▶ **RECORDS SHOWN**
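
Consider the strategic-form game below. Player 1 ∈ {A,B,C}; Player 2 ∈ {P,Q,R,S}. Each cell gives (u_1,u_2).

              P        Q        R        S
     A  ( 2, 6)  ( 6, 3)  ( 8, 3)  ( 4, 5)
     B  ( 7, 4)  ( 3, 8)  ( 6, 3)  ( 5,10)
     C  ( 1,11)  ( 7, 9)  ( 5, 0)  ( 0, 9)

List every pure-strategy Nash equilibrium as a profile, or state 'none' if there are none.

(A,P): not NE [P1→B gives 7>2]
(A,Q): not NE [P1→C gives 7>6; P2→P gives 6>3]
(A,R): not NE [P2→P gives 6>3]
(A,S): not NE [P1→B gives 5>4; P2→P gives 6>5]
(B,P): not NE [P2→S gives 10>4]
(B,Q): not NE [P1→C gives 7>3; P2→S gives 10>8]
(B,R): not NE [P1→A gives 8>6; P2→S gives 10>3]
(B,S): NE
(C,P): not NE [P1→B gives 7>1]
(C,Q): not NE [P2→P gives 11>9]
(C,R): not NE [P1→A gives 8>5; P2→P gives 11>0]
(C,S): not NE [P1→B gives 5>0; P2→P gives 11>9]

Nash profiles: (B,S)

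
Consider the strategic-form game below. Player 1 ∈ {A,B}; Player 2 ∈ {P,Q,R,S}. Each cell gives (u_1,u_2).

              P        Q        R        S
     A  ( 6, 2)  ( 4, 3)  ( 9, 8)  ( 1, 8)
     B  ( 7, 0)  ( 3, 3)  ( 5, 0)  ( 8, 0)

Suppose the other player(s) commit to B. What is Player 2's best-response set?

u_2(P vs B) = 0
u_2(Q vs B) = 3
u_2(R vs B) = 0
u_2(S vs B) = 0
max payoff 3 at {Q}

argmax u_2 = {Q}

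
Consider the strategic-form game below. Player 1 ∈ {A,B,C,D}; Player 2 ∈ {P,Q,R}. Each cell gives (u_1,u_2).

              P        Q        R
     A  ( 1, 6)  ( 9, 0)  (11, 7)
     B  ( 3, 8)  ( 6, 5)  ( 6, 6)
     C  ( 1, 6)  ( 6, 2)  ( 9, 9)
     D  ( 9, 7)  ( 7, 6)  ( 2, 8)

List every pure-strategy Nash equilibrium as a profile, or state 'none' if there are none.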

▶ **EXERCISE DESCRIPTION**
An exact copy of all the entries above is what is needed.

▶ **TASK RESPONSE**
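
Consider the strategic-form game below. Player 1 ∈ {A,B,C}; Player 2 ∈ {P,Q,R,S}. Each cell gives (u_1,u_2).

              P        Q        R        S
     A  ( 2, 6)  ( 6, 3)  ( 8, 3)  ( 4, 5)
     B  ( 7, 4)  ( 3, 8)  ( 6, 3)  ( 5,10)
     C  ( 1,11)  ( 7, 9)  ( 5, 0)  ( 0, 9)

List every pure-strategy Nash equilibrium as a profile, or state 'none' if there are none.

(A,P): not NE [P1→B gives 7>2]
(A,Q): not NE [P1→C gives 7>6; P2→P gives 6>3]
(A,R): not NE [P2→P gives 6>3]
(A,S): not NE [P1→B gives 5>4; P2→P gives 6>5]
(B,P): not NE [P2→S gives 10>4]
(B,Q): not NE [P1→C gives 7>3; P2→S gives 10>8]
(B,R): not NE [P1→A gives 8>6; P2→S gives 10>3]
(B,S): NE
(C,P): not NE [P1→B gives 7>1]
(C,Q): not NE [P2→P gives 11>9]
(C,R): not NE [P1→A gives 8>5; P2→P gives 11>0]
(C,S): not NE [P1→B gives 5>0; P2→P gives 11>9]

Nash profiles: (B,S)

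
Consider the strategic-form game below. Player 1 ∈ {A,B}; Player 2 ∈ {P,Q,R,S}. Each cell gives (u_1,u_2).

              P        Q        R        S
     A  ( 6, 2)  ( 4, 3)  ( 9, 8)  ( 1, 8)
     B  ( 7, 0)  ( 3, 3)  ( 5, 0)  ( 8, 0)

Suppose the other player(s) commit to B. What is Player 2's best-response set?

u_2(P vs B) = 0
u_2(Q vs B) = 3
u_2(R vs B) = 0
u_2(S vs B) = 0
max payoff 3 at {Q}

argmax u_2 = {Q}

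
Consider the strategic-form game below. Player 1 ∈ {A,B,C,D}; Player 2 ∈ {P,Q,R}. Each cell gives (u_1,u_2).

              P        Q        R
     A  ( 1, 6)  ( 9, 0)  (11, 7)
     B  ( 3, 8)  ( 6, 5)  ( 6, 6)
     C  ( 1, 6)  ( 6, 2)  ( 9, 9)
     D  ( 9, 7)  ( 7, 6)  ( 2, 8)

List every pure-strategy Nash equilibrium as a profile, or state 'none' if there are none.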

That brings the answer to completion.